* Prompt
If a line in the listing carries the word "came", return a copy of that line.

* Raw data
────────────────

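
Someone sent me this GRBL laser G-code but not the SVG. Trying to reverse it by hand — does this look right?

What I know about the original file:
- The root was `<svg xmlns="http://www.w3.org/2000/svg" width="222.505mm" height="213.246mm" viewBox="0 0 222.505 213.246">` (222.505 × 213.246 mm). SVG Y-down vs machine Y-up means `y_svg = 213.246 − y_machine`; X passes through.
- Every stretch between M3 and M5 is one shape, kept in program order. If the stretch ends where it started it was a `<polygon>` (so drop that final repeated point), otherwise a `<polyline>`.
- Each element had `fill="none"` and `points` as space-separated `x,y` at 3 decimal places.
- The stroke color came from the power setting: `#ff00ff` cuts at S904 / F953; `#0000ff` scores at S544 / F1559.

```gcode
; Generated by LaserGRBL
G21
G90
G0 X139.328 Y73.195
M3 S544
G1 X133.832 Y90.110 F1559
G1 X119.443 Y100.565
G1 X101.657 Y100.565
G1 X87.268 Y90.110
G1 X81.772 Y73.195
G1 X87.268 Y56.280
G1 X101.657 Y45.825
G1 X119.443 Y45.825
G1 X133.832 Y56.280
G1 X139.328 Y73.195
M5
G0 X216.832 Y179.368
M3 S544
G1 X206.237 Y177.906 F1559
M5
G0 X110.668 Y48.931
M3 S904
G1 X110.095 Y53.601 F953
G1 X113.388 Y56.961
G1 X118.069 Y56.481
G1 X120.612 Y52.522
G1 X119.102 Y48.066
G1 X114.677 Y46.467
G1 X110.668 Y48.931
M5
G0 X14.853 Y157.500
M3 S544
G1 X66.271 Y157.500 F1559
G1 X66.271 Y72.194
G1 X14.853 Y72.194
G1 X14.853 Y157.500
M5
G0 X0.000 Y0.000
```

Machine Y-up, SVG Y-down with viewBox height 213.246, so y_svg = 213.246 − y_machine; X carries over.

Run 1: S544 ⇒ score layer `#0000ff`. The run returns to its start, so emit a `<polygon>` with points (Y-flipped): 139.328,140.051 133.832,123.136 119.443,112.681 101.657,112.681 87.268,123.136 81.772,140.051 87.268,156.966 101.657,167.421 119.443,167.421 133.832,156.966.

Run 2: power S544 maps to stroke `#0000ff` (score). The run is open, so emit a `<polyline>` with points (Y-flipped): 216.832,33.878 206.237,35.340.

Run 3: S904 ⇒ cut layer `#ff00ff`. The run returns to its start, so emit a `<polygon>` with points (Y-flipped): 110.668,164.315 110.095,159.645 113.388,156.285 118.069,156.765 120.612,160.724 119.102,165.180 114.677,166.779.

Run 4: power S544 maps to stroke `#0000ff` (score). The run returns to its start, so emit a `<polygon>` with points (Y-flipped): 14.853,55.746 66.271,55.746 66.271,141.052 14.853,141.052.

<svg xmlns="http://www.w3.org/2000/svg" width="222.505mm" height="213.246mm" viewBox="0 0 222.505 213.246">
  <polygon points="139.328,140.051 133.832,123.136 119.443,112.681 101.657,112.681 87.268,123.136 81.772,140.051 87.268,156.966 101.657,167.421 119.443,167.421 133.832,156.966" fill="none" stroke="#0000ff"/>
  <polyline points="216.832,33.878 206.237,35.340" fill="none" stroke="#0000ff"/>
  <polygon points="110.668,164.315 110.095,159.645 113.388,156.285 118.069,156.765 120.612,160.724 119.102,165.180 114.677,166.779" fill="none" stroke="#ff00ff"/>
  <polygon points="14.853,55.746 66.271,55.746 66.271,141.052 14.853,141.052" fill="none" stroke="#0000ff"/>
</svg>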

────────────────

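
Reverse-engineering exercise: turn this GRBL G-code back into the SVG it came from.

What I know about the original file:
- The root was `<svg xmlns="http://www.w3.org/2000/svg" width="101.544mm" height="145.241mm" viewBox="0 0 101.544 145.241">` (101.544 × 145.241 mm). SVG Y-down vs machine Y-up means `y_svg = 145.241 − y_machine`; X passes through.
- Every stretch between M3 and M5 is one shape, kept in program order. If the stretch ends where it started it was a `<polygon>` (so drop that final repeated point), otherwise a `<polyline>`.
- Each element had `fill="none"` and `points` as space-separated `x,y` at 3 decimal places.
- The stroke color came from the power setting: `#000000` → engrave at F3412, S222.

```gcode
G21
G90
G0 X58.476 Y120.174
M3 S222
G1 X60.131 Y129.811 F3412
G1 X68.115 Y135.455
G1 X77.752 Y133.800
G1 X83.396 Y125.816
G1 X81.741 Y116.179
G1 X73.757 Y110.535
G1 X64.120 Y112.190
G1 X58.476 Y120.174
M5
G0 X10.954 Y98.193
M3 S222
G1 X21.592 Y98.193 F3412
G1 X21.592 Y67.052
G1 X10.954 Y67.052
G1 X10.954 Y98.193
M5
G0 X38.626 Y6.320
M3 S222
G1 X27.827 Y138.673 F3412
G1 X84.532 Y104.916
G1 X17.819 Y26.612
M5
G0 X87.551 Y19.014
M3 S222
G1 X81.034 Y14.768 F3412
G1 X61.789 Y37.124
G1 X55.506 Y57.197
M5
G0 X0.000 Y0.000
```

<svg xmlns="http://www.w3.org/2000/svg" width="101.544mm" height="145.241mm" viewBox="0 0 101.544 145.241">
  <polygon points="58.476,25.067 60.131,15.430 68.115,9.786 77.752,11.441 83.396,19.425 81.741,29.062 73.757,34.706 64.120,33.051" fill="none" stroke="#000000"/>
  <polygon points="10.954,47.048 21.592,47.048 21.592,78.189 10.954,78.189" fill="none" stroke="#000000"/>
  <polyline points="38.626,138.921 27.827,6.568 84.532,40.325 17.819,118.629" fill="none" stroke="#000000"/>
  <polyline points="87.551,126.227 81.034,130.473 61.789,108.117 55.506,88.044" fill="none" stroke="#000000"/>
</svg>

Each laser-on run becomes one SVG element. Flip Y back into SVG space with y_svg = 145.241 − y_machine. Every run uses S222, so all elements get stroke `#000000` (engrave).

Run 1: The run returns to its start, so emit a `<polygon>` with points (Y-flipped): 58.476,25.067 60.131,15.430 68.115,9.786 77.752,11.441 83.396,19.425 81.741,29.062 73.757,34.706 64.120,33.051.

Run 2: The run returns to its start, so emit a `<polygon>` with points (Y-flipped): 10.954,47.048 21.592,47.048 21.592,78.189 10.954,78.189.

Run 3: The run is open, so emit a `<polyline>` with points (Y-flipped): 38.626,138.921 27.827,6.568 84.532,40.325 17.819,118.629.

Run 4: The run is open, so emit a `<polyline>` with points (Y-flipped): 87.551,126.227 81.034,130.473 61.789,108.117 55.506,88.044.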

────────────────

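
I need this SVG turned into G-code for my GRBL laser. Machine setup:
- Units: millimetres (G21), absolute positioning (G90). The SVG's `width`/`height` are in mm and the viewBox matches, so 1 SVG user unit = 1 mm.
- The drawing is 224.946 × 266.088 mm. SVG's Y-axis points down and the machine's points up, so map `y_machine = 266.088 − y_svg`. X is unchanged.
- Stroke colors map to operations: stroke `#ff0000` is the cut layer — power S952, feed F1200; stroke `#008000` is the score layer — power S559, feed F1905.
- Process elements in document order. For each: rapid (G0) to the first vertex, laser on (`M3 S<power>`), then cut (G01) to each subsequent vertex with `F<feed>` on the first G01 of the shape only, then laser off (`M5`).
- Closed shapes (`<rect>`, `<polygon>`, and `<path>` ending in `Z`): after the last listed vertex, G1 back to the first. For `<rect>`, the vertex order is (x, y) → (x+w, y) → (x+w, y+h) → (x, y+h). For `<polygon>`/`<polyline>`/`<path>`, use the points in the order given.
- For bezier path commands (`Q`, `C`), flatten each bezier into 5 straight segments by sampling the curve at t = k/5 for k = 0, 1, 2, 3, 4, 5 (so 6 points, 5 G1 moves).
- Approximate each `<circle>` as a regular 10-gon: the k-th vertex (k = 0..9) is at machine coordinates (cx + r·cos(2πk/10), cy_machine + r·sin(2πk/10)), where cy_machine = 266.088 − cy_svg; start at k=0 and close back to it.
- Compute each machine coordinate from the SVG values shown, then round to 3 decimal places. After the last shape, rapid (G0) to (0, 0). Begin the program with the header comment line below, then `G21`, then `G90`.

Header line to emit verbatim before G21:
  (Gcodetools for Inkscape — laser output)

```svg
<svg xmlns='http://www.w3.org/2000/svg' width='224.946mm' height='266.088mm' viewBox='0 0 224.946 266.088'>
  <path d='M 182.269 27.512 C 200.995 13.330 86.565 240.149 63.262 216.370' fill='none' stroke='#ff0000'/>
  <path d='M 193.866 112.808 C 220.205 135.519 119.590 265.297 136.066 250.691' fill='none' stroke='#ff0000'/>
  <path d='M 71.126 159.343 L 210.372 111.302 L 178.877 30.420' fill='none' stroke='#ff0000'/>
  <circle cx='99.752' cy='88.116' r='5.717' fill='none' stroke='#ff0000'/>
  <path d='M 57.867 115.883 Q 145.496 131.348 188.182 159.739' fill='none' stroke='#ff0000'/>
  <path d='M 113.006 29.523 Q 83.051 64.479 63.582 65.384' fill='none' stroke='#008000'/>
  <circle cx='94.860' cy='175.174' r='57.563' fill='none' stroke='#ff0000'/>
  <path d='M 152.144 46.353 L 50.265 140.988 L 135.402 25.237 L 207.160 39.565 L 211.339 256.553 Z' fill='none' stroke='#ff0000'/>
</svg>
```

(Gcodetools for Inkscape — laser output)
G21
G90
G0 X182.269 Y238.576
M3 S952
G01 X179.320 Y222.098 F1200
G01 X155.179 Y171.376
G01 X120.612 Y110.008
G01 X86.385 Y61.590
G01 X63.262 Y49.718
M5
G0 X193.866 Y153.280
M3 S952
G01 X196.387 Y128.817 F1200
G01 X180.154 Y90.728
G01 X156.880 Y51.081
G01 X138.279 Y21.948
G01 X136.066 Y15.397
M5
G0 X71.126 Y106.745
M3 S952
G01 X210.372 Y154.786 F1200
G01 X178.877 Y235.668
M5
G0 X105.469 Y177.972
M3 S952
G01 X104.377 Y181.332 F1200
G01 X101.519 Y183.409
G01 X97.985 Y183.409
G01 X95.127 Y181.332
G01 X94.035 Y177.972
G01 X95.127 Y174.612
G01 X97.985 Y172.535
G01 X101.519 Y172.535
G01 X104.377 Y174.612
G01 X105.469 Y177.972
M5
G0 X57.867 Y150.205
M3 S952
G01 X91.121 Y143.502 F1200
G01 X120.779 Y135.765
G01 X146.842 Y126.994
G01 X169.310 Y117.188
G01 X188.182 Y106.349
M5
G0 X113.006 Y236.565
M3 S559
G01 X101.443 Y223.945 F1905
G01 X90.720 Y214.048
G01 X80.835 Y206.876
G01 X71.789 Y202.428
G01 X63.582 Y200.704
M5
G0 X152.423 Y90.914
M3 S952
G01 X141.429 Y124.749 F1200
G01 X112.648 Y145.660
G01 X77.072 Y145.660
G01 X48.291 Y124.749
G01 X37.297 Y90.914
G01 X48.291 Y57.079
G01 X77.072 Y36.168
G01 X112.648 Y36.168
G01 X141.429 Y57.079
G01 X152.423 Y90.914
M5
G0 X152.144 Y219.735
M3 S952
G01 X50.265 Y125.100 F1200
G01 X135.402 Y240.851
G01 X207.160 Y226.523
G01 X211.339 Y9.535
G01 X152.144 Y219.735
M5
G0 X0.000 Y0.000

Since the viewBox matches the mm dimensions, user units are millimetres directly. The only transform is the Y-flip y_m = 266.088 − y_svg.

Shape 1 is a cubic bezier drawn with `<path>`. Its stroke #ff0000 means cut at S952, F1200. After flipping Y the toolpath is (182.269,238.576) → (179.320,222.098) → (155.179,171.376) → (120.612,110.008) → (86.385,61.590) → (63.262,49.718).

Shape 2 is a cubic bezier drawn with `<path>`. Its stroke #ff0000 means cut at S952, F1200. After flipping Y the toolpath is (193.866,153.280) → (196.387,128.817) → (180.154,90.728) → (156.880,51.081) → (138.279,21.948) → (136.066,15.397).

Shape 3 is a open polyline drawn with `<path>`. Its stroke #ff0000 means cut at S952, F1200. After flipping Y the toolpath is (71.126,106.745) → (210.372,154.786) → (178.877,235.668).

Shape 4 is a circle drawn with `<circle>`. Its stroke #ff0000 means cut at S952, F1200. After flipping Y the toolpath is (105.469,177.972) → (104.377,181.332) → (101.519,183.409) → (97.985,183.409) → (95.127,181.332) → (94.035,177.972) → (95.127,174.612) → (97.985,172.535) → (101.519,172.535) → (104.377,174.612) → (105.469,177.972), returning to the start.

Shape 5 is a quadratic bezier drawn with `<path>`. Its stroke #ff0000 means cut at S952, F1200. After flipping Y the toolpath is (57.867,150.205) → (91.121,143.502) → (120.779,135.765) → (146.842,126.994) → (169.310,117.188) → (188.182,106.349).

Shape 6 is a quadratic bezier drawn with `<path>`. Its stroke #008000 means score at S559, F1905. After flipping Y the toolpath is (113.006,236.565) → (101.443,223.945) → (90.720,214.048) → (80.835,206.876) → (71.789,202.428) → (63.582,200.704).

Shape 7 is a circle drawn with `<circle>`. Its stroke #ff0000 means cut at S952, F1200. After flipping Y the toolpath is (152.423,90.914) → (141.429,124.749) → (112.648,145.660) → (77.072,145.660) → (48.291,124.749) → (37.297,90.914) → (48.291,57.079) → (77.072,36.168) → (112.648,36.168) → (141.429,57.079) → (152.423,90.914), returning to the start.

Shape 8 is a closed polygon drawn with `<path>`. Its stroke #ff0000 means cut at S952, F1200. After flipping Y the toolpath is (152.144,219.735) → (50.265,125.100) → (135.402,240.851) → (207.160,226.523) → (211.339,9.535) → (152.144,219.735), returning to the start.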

────────────────

* Finished exercise
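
- The stroke color came from the power setting: `#ff00ff` cuts at S904 / F953; `#0000ff` scores at S544 / F1559.
Reverse-engineering exercise: turn this GRBL G-code back into the SVG it came from.
- The stroke color came from the power setting: `#000000` → engrave at F3412, S222.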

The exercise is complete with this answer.